In the records that follow, the lines from the one containing "Add(6, Mul(-1, P))?" to the one containing "Answer: -2236500", inclusive, are to be given again exactly.

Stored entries
=======
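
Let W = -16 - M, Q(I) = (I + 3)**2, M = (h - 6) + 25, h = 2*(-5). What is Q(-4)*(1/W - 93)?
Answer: -2326/25 ≈ -93.040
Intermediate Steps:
h = -10
M = 9 (M = (-10 - 6) + 25 = -16 + 25 = 9)
Q(I) = (3 + I)**2
W = -25 (W = -16 - 1*9 = -16 - 9 = -25)
Q(-4)*(1/W - 93) = (3 - 4)**2*(1/(-25) - 93) = (-1)**2*(-1/25 - 93) = 1*(-2326/25) = -2326/25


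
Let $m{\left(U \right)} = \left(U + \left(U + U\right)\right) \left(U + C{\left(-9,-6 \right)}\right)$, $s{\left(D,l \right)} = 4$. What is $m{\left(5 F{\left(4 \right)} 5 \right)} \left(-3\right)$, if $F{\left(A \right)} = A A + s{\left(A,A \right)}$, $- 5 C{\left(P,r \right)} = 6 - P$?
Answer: $-2236500$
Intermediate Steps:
$C{\left(P,r \right)} = - \frac{6}{5} + \frac{P}{5}$ ($C{\left(P,r \right)} = - \frac{6 - P}{5} = - \frac{6}{5} + \frac{P}{5}$)
$F{\left(A \right)} = 4 + A^{2}$ ($F{\left(A \right)} = A A + 4 = A^{2} + 4 = 4 + A^{2}$)
$m{\left(U \right)} = 3 U \left(-3 + U\right)$ ($m{\left(U \right)} = \left(U + \left(U + U\right)\right) \left(U + \left(- \frac{6}{5} + \frac{1}{5} \left(-9\right)\right)\right) = \left(U + 2 U\right) \left(U - 3\right) = 3 U \left(U - 3\right) = 3 U \left(-3 + U\right)$)
$m{\left(5 F{\left(4 \right)} 5 \right)} \left(-3\right) = 3 \cdot 5 \left(4 + 4^{2}\right) 5 \left(-3 + 5 \left(4 + 4^{2}\right) 5\right) \left(-3\right) = 3 \cdot 5 \left(4 + 16\right) 5 \left(-3 + 5 \left(4 + 16\right) 5\right) \left(-3\right) = 3 \cdot 5 \cdot 20 \cdot 5 \left(-3 + 5 \cdot 20 \cdot 5\right) \left(-3\right) = 3 \cdot 100 \cdot 5 \left(-3 + 100 \cdot 5\right) \left(-3\right) = 3 \cdot 500 \left(-3 + 500\right) \left(-3\right) = 3 \cdot 500 \cdot 497 \left(-3\right) = 745500 \left(-3\right) = -2236500$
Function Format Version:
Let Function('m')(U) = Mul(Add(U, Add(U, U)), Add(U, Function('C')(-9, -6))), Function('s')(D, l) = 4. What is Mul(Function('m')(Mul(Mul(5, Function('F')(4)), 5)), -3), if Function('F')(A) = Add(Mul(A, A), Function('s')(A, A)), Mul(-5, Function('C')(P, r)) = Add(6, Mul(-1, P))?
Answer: -2236500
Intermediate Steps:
Function('C')(P, r) = Add(Rational(-6, 5), Mul(Rational(1, 5), P)) (Function('C')(P, r) = Mul(Rational(-1, 5), Add(6, Mul(-1, P))) = Add(Rational(-6, 5), Mul(Rational(1, 5), P)))
Function('F')(A) = Add(4, Pow(A, 2)) (Function('F')(A) = Add(Mul(A, A), 4) = Add(Pow(A, 2), 4) = Add(4, Pow(A, 2)))
Function('m')(U) = Mul(3, U, Add(-3, U)) (Function('m')(U) = Mul(Add(U, Add(U, U)), Add(U, Add(Rational(-6, 5), Mul(Rational(1, 5), -9)))) = Mul(Add(U, Mul(2, U)), Add(U, Add(Rational(-6, 5), Rational(-9, 5)))) = Mul(Mul(3, U), Add(U, -3)) = Mul(Mul(3, U), Add(-3, U)) = Mul(3, U, Add(-3, U)))
Mul(Function('m')(Mul(Mul(5, Function('F')(4)), 5)), -3) = Mul(Mul(3, Mul(Mul(5, Add(4, Pow(4, 2))), 5), Add(-3, Mul(Mul(5, Add(4, Pow(4, 2))), 5))), -3) = Mul(Mul(3, Mul(Mul(5, Add(4, 16)), 5), Add(-3, Mul(Mul(5, Add(4, 16)), 5))), -3) = Mul(Mul(3, Mul(Mul(5, 20), 5), Add(-3, Mul(Mul(5, 20), 5))), -3) = Mul(Mul(3, Mul(100, 5), Add(-3, Mul(100, 5))), -3) = Mul(Mul(3, 500, Add(-3, 500)), -3) = Mul(Mul(3, 500, 497), -3) = Mul(745500, -3) = -2236500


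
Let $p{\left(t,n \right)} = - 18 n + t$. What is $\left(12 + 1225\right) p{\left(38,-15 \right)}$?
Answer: $380996$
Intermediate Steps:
$p{\left(t,n \right)} = t - 18 n$
$\left(12 + 1225\right) p{\left(38,-15 \right)} = \left(12 + 1225\right) \left(38 - -270\right) = 1237 \left(38 + 270\right) = 1237 \cdot 308 = 380996$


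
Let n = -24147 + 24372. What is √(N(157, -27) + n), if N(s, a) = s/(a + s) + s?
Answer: √6476210/130 ≈ 19.576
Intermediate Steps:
n = 225
N(s, a) = s + s/(a + s) (N(s, a) = s/(a + s) + s = s + s/(a + s))
√(N(157, -27) + n) = √(157*(1 - 27 + 157)/(-27 + 157) + 225) = √(157*131/130 + 225) = √(157*(1/130)*131 + 225) = √(20567/130 + 225) = √(49817/130) = √6476210/130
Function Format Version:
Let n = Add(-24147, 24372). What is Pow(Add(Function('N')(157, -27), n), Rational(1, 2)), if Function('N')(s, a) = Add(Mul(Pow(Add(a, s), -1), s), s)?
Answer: Mul(Rational(1, 130), Pow(6476210, Rational(1, 2))) ≈ 19.576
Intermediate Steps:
n = 225
Function('N')(s, a) = Add(s, Mul(s, Pow(Add(a, s), -1))) (Function('N')(s, a) = Add(Mul(s, Pow(Add(a, s), -1)), s) = Add(s, Mul(s, Pow(Add(a, s), -1))))
Pow(Add(Function('N')(157, -27), n), Rational(1, 2)) = Pow(Add(Mul(157, Pow(Add(-27, 157), -1), Add(1, -27, 157)), 225), Rational(1, 2)) = Pow(Add(Mul(157, Pow(130, -1), 131), 225), Rational(1, 2)) = Pow(Add(Mul(157, Rational(1, 130), 131), 225), Rational(1, 2)) = Pow(Add(Rational(20567, 130), 225), Rational(1, 2)) = Pow(Rational(49817, 130), Rational(1, 2)) = Mul(Rational(1, 130), Pow(6476210, Rational(1, 2)))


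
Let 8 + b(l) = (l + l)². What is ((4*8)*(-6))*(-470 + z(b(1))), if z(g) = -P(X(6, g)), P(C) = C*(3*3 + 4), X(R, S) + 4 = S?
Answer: 70272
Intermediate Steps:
X(R, S) = -4 + S
P(C) = 13*C (P(C) = C*(9 + 4) = C*13 = 13*C)
b(l) = -8 + 4*l² (b(l) = -8 + (l + l)² = -8 + (2*l)² = -8 + 4*l²)
z(g) = 52 - 13*g (z(g) = -13*(-4 + g) = -(-52 + 13*g) = 52 - 13*g)
((4*8)*(-6))*(-470 + z(b(1))) = ((4*8)*(-6))*(-470 + (52 - 13*(-8 + 4*1²))) = (32*(-6))*(-470 + (52 - 13*(-8 + 4*1))) = -192*(-470 + (52 - 13*(-8 + 4))) = -192*(-470 + (52 - 13*(-4))) = -192*(-470 + (52 + 52)) = -192*(-470 + 104) = -192*(-366) = 70272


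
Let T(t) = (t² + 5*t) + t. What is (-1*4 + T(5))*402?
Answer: 20502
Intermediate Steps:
T(t) = t² + 6*t
(-1*4 + T(5))*402 = (-1*4 + 5*(6 + 5))*402 = (-4 + 5*11)*402 = (-4 + 55)*402 = 51*402 = 20502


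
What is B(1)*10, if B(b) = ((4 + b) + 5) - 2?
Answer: 80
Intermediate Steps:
B(b) = 7 + b (B(b) = (9 + b) - 2 = 7 + b)
B(1)*10 = (7 + 1)*10 = 8*10 = 80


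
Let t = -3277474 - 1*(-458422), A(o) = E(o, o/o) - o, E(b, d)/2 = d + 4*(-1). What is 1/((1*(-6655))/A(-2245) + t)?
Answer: -2239/6311864083 ≈ -3.5473e-7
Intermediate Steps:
E(b, d) = -8 + 2*d (E(b, d) = 2*(d + 4*(-1)) = 2*(d - 4) = 2*(-4 + d) = -8 + 2*d)
A(o) = -6 - o (A(o) = (-8 + 2*(o/o)) - o = (-8 + 2*1) - o = (-8 + 2) - o = -6 - o)
t = -2819052 (t = -3277474 + 458422 = -2819052)
1/((1*(-6655))/A(-2245) + t) = 1/((1*(-6655))/(-6 - 1*(-2245)) - 2819052) = 1/(-6655/(-6 + 2245) - 2819052) = 1/(-6655/2239 - 2819052) = 1/(-6311864083/2239) = -2239/6311864083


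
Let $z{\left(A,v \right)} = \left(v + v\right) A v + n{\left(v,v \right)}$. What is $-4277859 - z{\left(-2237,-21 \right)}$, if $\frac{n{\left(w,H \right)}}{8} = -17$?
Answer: $-2304689$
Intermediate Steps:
$n{\left(w,H \right)} = -136$ ($n{\left(w,H \right)} = 8 \left(-17\right) = -136$)
$z{\left(A,v \right)} = -136 + 2 A v^{2}$ ($z{\left(A,v \right)} = \left(v + v\right) A v - 136 = 2 v A v - 136 = 2 A v v - 136 = 2 A v^{2} - 136 = -136 + 2 A v^{2}$)
$-4277859 - z{\left(-2237,-21 \right)} = -4277859 - \left(-136 + 2 \left(-2237\right) \left(-21\right)^{2}\right) = -4277859 - \left(-136 + 2 \left(-2237\right) 441\right) = -4277859 - \left(-136 - 1973034\right) = -4277859 - -1973170 = -4277859 + 1973170 = -2304689$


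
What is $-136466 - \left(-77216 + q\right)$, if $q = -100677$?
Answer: $41427$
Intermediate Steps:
$-136466 - \left(-77216 + q\right) = -136466 + \left(77216 - -100677\right) = -136466 + \left(77216 + 100677\right) = -136466 + 177893 = 41427$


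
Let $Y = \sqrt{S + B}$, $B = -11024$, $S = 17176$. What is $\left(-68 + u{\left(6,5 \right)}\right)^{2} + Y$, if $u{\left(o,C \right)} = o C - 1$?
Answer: $1521 + 2 \sqrt{1538} \approx 1599.4$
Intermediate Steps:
$u{\left(o,C \right)} = -1 + C o$ ($u{\left(o,C \right)} = C o - 1 = -1 + C o$)
$Y = 2 \sqrt{1538}$ ($Y = \sqrt{17176 - 11024} = \sqrt{6152} = 2 \sqrt{1538} \approx 78.435$)
$\left(-68 + u{\left(6,5 \right)}\right)^{2} + Y = \left(-68 + \left(-1 + 5 \cdot 6\right)\right)^{2} + 2 \sqrt{1538} = \left(-68 + \left(-1 + 30\right)\right)^{2} + 2 \sqrt{1538} = \left(-68 + 29\right)^{2} + 2 \sqrt{1538} = \left(-39\right)^{2} + 2 \sqrt{1538} = 1521 + 2 \sqrt{1538}$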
=======
[Answer to the exercise]
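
Let Function('m')(U) = Mul(Add(U, Add(U, U)), Add(U, Function('C')(-9, -6))), Function('s')(D, l) = 4. What is Mul(Function('m')(Mul(Mul(5, Function('F')(4)), 5)), -3), if Function('F')(A) = Add(Mul(A, A), Function('s')(A, A)), Mul(-5, Function('C')(P, r)) = Add(6, Mul(-1, P))?
Answer: -2236500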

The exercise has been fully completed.